What the task requires
From first line to last, output the records below exactly.

Materials provided
********************

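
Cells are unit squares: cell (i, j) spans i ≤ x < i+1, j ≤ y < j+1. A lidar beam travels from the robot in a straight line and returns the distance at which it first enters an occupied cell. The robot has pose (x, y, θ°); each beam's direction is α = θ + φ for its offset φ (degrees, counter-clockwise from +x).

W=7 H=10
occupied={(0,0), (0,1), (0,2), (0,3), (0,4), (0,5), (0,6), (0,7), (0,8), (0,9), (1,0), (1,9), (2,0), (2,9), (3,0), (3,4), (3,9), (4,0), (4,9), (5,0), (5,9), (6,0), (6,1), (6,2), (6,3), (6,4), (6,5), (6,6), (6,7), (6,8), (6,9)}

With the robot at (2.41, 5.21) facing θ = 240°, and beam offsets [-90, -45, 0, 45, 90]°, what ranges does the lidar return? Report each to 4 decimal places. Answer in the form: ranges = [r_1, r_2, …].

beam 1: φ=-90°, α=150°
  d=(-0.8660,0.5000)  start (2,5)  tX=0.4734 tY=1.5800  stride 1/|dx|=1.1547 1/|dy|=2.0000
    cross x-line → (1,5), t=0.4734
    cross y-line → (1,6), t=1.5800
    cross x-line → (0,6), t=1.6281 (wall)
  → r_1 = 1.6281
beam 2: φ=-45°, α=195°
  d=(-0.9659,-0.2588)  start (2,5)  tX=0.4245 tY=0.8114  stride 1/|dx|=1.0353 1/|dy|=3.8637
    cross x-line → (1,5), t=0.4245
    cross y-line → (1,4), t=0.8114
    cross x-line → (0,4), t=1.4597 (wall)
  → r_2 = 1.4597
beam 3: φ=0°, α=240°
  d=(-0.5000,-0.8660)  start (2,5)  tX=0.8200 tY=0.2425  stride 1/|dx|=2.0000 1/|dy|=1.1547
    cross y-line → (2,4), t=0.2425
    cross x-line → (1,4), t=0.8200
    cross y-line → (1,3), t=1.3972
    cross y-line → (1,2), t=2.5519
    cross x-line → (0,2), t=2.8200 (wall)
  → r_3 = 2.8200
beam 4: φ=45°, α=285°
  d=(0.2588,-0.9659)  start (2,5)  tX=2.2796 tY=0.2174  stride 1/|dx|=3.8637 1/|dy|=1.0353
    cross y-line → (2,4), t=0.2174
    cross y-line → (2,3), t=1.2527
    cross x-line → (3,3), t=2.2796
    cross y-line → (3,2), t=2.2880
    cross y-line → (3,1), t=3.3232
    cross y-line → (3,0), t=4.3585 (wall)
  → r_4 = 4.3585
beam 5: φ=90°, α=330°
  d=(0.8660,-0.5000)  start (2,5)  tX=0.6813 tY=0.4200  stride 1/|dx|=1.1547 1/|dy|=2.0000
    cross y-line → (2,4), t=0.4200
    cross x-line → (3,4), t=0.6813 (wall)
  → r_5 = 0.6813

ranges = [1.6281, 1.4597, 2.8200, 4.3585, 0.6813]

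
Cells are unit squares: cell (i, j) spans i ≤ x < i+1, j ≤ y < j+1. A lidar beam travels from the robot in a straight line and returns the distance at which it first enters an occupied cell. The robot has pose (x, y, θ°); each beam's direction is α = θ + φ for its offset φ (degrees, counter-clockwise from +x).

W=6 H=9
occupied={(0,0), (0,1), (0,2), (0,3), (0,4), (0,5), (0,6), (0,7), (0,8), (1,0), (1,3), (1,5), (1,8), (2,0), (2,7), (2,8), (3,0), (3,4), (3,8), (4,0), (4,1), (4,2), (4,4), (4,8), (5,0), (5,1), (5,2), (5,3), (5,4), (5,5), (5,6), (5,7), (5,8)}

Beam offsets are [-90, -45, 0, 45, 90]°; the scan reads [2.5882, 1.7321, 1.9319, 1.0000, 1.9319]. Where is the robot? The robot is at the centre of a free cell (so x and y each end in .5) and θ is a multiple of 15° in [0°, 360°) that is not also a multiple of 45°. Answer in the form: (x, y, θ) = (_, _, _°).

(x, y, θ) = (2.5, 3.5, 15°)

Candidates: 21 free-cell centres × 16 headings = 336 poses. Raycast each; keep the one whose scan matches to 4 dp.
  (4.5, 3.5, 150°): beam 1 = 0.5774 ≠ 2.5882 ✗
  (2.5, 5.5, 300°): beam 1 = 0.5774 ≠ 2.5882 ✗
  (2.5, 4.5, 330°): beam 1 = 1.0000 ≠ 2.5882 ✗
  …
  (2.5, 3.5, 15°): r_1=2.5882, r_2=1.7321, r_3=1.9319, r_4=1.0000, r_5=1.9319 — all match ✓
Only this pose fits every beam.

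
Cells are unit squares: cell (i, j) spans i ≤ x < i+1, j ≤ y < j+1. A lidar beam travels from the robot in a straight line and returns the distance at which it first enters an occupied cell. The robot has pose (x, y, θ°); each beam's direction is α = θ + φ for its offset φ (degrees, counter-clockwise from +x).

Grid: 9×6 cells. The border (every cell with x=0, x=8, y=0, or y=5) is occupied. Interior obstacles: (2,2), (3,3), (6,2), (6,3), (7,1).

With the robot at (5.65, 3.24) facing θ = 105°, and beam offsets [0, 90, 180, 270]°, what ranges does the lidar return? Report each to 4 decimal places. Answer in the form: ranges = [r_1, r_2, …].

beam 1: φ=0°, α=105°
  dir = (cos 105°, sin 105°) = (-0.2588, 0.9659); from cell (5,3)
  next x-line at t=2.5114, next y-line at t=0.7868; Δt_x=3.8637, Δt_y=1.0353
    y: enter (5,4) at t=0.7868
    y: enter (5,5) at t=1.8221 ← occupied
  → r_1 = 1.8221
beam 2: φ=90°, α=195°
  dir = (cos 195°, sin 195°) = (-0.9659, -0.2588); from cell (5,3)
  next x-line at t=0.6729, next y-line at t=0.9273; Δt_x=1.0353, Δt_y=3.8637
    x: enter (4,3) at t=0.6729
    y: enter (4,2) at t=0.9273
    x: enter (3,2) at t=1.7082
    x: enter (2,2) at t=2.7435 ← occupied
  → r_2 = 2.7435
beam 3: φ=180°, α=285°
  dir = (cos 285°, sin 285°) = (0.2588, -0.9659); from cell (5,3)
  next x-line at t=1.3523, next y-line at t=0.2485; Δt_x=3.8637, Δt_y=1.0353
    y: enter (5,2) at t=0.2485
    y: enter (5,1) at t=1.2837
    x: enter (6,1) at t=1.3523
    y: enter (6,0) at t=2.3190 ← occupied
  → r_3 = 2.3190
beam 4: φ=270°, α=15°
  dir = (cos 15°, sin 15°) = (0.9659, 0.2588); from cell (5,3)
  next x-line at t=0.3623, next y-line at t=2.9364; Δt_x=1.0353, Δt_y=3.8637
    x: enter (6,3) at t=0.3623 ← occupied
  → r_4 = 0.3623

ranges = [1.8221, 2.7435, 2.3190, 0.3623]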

********************

Result of the exercise
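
Cells are unit squares: cell (i, j) spans i ≤ x < i+1, j ≤ y < j+1. A lidar beam travels from the robot in a straight line and returns the distance at which it first enters an occupied cell. The robot has pose (x, y, θ°); each beam's direction is α = θ + φ for its offset φ (degrees, counter-clockwise from +x).

W=7 H=10
occupied={(0,0), (0,1), (0,2), (0,3), (0,4), (0,5), (0,6), (0,7), (0,8), (0,9), (1,0), (1,9), (2,0), (2,9), (3,0), (3,4), (3,9), (4,0), (4,9), (5,0), (5,9), (6,0), (6,1), (6,2), (6,3), (6,4), (6,5), (6,6), (6,7), (6,8), (6,9)}

With the robot at (2.41, 5.21) facing θ = 240°, and beam offsets [-90, -45, 0, 45, 90]°, what ranges does the lidar return? Report each to 4 decimal places. Answer in the form: ranges = [r_1, r_2, …].

beam 1: φ=-90°, α=150°
  d=(-0.8660,0.5000)  start (2,5)  tX=0.4734 tY=1.5800  stride 1/|dx|=1.1547 1/|dy|=2.0000
    cross x-line → (1,5), t=0.4734
    cross y-line → (1,6), t=1.5800
    cross x-line → (0,6), t=1.6281 (wall)
  → r_1 = 1.6281
beam 2: φ=-45°, α=195°
  d=(-0.9659,-0.2588)  start (2,5)  tX=0.4245 tY=0.8114  stride 1/|dx|=1.0353 1/|dy|=3.8637
    cross x-line → (1,5), t=0.4245
    cross y-line → (1,4), t=0.8114
    cross x-line → (0,4), t=1.4597 (wall)
  → r_2 = 1.4597
beam 3: φ=0°, α=240°
  d=(-0.5000,-0.8660)  start (2,5)  tX=0.8200 tY=0.2425  stride 1/|dx|=2.0000 1/|dy|=1.1547
    cross y-line → (2,4), t=0.2425
    cross x-line → (1,4), t=0.8200
    cross y-line → (1,3), t=1.3972
    cross y-line → (1,2), t=2.5519
    cross x-line → (0,2), t=2.8200 (wall)
  → r_3 = 2.8200
beam 4: φ=45°, α=285°
  d=(0.2588,-0.9659)  start (2,5)  tX=2.2796 tY=0.2174  stride 1/|dx|=3.8637 1/|dy|=1.0353
    cross y-line → (2,4), t=0.2174
    cross y-line → (2,3), t=1.2527
    cross x-line → (3,3), t=2.2796
    cross y-line → (3,2), t=2.2880
    cross y-line → (3,1), t=3.3232
    cross y-line → (3,0), t=4.3585 (wall)
  → r_4 = 4.3585
beam 5: φ=90°, α=330°
  d=(0.8660,-0.5000)  start (2,5)  tX=0.6813 tY=0.4200  stride 1/|dx|=1.1547 1/|dy|=2.0000
    cross y-line → (2,4), t=0.4200
    cross x-line → (3,4), t=0.6813 (wall)
  → r_5 = 0.6813

ranges = [1.6281, 1.4597, 2.8200, 4.3585, 0.6813]

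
Cells are unit squares: cell (i, j) spans i ≤ x < i+1, j ≤ y < j+1. A lidar beam travels from the robot in a straight line and returns the distance at which it first enters an occupied cell. The robot has pose (x, y, θ°); each beam's direction is α = θ + φ for its offset φ (degrees, counter-clockwise from +x).

W=6 H=9
occupied={(0,0), (0,1), (0,2), (0,3), (0,4), (0,5), (0,6), (0,7), (0,8), (1,0), (1,3), (1,5), (1,8), (2,0), (2,7), (2,8), (3,0), (3,4), (3,8), (4,0), (4,1), (4,2), (4,4), (4,8), (5,0), (5,1), (5,2), (5,3), (5,4), (5,5), (5,6), (5,7), (5,8)}

Beam offsets are [-90, -45, 0, 45, 90]°; the scan reads [2.5882, 1.7321, 1.9319, 1.0000, 1.9319]. Where is the robot? The robot is at the centre of a free cell (so x and y each end in .5) and θ is a multiple of 15° in [0°, 360°) that is not also a multiple of 45°. Answer in the form: (x, y, θ) = (_, _, _°).

(x, y, θ) = (2.5, 3.5, 15°)

Candidates: 21 free-cell centres × 16 headings = 336 poses. Raycast each; keep the one whose scan matches to 4 dp.
  (4.5, 3.5, 150°): beam 1 = 0.5774 ≠ 2.5882 ✗
  (2.5, 5.5, 300°): beam 1 = 0.5774 ≠ 2.5882 ✗
  (2.5, 4.5, 330°): beam 1 = 1.0000 ≠ 2.5882 ✗
  …
  (2.5, 3.5, 15°): r_1=2.5882, r_2=1.7321, r_3=1.9319, r_4=1.0000, r_5=1.9319 — all match ✓
Only this pose fits every beam.

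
Cells are unit squares: cell (i, j) spans i ≤ x < i+1, j ≤ y < j+1. A lidar beam travels from the robot in a straight line and returns the distance at which it first enters an occupied cell. The robot has pose (x, y, θ°); each beam's direction is α = θ + φ for its offset φ (degrees, counter-clockwise from +x).

Grid: 9×6 cells. The border (every cell with x=0, x=8, y=0, or y=5) is occupied. Interior obstacles: (2,2), (3,3), (6,2), (6,3), (7,1).

With the robot at (5.65, 3.24) facing θ = 105°, and beam offsets [0, 90, 180, 270]°, what ranges does the lidar return? Report each to 4 decimal places. Answer in the form: ranges = [r_1, r_2, …].

beam 1: φ=0°, α=105°
  dir = (cos 105°, sin 105°) = (-0.2588, 0.9659); from cell (5,3)
  next x-line at t=2.5114, next y-line at t=0.7868; Δt_x=3.8637, Δt_y=1.0353
    y: enter (5,4) at t=0.7868
    y: enter (5,5) at t=1.8221 ← occupied
  → r_1 = 1.8221
beam 2: φ=90°, α=195°
  dir = (cos 195°, sin 195°) = (-0.9659, -0.2588); from cell (5,3)
  next x-line at t=0.6729, next y-line at t=0.9273; Δt_x=1.0353, Δt_y=3.8637
    x: enter (4,3) at t=0.6729
    y: enter (4,2) at t=0.9273
    x: enter (3,2) at t=1.7082
    x: enter (2,2) at t=2.7435 ← occupied
  → r_2 = 2.7435
beam 3: φ=180°, α=285°
  dir = (cos 285°, sin 285°) = (0.2588, -0.9659); from cell (5,3)
  next x-line at t=1.3523, next y-line at t=0.2485; Δt_x=3.8637, Δt_y=1.0353
    y: enter (5,2) at t=0.2485
    y: enter (5,1) at t=1.2837
    x: enter (6,1) at t=1.3523
    y: enter (6,0) at t=2.3190 ← occupied
  → r_3 = 2.3190
beam 4: φ=270°, α=15°
  dir = (cos 15°, sin 15°) = (0.9659, 0.2588); from cell (5,3)
  next x-line at t=0.3623, next y-line at t=2.9364; Δt_x=1.0353, Δt_y=3.8637
    x: enter (6,3) at t=0.3623 ← occupied
  → r_4 = 0.3623

ranges = [1.8221, 2.7435, 2.3190, 0.3623]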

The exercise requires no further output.